*** Study material Section Begins ***
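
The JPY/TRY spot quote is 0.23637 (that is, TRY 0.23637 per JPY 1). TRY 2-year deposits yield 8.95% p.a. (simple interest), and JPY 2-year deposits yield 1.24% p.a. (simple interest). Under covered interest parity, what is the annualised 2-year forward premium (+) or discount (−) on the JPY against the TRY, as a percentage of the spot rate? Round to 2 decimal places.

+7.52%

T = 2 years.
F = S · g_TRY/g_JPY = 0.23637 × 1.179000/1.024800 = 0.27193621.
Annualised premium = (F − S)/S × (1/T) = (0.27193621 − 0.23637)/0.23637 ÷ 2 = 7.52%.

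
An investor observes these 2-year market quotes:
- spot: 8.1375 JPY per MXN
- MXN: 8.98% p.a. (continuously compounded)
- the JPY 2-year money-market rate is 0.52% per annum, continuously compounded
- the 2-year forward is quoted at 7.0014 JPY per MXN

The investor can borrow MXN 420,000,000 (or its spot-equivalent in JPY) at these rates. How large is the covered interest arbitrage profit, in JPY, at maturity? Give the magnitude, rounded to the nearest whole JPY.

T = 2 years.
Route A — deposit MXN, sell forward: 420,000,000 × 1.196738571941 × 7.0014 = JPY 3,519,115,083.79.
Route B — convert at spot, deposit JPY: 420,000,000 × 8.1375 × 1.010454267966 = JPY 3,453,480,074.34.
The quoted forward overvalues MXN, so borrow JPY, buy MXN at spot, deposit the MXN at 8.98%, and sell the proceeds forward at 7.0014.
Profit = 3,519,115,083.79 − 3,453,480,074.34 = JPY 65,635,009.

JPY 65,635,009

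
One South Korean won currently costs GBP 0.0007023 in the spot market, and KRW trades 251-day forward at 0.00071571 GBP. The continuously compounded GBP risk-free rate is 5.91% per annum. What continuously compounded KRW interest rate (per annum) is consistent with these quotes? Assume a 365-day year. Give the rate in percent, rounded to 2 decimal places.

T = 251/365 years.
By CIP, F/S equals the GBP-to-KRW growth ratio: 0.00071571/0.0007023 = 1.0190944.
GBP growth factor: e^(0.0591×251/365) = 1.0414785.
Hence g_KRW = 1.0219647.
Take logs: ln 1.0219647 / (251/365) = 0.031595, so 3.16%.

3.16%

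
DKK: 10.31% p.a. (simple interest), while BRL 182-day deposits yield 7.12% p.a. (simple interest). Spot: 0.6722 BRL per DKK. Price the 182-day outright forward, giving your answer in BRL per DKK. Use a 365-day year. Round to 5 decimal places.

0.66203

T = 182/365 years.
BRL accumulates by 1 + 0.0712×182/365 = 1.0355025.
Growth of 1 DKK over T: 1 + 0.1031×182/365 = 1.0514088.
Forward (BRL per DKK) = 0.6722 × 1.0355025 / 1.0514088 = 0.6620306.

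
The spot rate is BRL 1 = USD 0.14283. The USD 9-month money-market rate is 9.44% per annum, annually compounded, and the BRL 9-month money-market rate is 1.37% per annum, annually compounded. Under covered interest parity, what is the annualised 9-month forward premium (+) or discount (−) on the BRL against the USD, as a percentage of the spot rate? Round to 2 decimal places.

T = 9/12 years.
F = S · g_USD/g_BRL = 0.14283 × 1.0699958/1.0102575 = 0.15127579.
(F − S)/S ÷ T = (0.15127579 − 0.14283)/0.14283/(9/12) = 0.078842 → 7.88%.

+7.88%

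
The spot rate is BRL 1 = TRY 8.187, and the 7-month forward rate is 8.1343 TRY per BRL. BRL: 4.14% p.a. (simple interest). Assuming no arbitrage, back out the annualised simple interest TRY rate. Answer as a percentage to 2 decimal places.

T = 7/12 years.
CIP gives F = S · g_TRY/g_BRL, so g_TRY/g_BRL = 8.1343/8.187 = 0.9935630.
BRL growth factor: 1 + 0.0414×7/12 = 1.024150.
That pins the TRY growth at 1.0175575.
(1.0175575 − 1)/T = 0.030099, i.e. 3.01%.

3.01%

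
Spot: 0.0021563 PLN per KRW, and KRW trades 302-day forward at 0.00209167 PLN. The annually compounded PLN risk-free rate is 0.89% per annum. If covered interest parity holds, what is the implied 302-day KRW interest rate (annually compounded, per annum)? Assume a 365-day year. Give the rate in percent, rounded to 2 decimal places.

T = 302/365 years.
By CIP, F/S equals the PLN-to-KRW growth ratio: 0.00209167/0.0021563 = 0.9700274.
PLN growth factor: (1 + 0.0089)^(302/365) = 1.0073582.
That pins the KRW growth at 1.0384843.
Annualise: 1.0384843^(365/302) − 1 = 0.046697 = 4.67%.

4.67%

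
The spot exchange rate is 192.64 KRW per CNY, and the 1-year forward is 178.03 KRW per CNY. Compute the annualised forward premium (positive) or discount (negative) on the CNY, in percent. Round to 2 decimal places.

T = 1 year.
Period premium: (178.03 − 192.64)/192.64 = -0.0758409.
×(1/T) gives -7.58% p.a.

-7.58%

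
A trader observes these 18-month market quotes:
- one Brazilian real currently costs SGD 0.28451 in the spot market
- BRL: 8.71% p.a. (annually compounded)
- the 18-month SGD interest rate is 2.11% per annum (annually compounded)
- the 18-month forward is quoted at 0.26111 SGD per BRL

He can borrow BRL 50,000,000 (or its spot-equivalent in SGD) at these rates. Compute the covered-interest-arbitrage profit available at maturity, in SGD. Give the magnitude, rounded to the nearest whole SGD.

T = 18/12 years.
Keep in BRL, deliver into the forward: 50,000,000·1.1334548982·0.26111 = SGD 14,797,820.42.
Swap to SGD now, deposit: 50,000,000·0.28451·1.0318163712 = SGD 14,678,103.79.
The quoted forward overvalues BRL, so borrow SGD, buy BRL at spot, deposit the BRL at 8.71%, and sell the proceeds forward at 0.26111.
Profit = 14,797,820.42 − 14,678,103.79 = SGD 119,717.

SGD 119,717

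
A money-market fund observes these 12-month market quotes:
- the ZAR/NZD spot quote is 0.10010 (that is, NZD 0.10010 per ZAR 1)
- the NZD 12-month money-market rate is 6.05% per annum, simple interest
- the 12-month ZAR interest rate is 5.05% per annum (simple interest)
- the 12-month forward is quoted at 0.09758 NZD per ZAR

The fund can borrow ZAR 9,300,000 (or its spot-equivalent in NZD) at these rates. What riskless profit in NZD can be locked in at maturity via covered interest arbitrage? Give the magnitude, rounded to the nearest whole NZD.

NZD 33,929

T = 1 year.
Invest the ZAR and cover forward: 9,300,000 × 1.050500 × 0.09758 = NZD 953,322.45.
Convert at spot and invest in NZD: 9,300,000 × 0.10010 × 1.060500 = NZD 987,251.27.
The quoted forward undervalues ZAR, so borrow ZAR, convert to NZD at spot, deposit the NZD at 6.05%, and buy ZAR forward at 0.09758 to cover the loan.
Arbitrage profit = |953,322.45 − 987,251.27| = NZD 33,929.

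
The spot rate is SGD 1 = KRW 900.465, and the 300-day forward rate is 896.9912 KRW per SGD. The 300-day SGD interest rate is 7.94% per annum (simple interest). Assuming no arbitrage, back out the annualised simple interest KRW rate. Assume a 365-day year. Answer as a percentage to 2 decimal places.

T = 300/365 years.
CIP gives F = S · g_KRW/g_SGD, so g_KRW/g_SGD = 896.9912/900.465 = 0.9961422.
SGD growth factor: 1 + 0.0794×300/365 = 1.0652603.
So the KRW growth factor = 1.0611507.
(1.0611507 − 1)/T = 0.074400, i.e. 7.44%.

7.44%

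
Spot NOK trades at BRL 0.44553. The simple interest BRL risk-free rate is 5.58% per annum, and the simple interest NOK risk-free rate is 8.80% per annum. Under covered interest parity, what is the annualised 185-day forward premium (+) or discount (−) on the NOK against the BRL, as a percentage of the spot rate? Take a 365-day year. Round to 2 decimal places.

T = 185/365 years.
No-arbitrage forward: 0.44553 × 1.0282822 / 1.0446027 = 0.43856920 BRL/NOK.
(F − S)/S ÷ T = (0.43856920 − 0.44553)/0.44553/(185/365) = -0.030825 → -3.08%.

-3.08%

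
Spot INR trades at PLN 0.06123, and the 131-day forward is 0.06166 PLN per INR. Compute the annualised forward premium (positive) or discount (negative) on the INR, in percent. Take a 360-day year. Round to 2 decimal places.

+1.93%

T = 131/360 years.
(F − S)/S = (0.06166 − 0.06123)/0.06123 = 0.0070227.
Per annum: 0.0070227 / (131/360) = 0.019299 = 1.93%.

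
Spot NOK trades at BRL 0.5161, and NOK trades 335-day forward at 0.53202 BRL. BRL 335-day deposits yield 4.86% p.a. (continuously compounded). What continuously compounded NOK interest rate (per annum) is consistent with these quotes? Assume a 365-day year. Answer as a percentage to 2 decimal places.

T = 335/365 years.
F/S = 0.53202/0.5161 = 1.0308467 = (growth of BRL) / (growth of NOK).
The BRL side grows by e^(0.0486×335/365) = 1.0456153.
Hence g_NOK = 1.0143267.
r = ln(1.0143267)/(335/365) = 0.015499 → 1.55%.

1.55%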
*** Study material Section Ends ***
*** Study material Section Begins ***
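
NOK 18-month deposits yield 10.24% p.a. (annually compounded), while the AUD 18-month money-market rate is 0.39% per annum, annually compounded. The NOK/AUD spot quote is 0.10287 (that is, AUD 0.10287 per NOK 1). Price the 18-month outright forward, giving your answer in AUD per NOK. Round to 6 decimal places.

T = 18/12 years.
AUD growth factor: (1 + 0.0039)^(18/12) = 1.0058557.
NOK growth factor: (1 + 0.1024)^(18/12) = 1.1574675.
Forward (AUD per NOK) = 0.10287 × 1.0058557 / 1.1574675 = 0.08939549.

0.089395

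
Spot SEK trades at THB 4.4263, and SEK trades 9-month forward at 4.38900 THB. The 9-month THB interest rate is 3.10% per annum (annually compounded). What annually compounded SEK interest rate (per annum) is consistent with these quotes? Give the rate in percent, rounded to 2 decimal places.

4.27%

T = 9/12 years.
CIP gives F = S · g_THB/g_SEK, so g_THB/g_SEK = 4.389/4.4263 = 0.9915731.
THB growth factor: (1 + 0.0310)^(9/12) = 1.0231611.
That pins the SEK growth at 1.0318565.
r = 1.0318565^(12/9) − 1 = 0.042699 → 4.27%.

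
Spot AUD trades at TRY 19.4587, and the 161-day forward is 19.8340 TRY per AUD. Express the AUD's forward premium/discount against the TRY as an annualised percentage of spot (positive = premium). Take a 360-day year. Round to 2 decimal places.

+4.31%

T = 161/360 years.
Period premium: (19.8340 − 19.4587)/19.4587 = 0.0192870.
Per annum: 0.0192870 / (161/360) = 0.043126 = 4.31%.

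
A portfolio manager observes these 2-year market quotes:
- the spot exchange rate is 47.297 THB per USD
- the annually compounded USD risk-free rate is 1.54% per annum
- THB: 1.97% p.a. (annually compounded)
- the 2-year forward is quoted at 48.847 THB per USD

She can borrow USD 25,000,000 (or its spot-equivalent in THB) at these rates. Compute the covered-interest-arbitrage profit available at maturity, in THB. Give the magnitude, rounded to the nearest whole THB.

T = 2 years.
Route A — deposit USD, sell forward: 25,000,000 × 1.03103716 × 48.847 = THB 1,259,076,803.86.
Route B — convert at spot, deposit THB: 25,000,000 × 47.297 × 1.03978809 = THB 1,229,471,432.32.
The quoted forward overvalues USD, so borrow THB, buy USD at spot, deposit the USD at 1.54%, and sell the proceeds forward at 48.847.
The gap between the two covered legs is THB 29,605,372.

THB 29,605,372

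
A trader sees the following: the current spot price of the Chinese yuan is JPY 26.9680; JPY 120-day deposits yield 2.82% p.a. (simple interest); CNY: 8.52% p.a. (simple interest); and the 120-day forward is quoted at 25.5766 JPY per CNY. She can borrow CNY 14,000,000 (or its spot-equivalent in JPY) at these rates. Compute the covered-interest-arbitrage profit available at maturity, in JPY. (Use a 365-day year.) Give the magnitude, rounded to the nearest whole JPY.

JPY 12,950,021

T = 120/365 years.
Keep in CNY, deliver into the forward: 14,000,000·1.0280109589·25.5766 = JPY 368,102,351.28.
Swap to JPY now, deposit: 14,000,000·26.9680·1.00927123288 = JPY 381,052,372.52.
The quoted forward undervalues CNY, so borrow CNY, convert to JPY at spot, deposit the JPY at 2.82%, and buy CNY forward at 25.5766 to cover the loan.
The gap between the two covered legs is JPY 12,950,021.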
*** Study material Section Ends ***
### Aim of the exercise:
Beginning with the line above that contains "- the ZAR/NZD", copy each line exactly up to and including the line that contains "- the 12-month forward", and go no further.

### Answer space:
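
- the ZAR/NZD spot quote is 0.10010 (that is, NZD 0.10010 per ZAR 1)
- the NZD 12-month money-market rate is 6.05% per annum, simple interest
- the 12-month ZAR interest rate is 5.05% per annum (simple interest)
- the 12-month forward is quoted at 0.09758 NZD per ZAR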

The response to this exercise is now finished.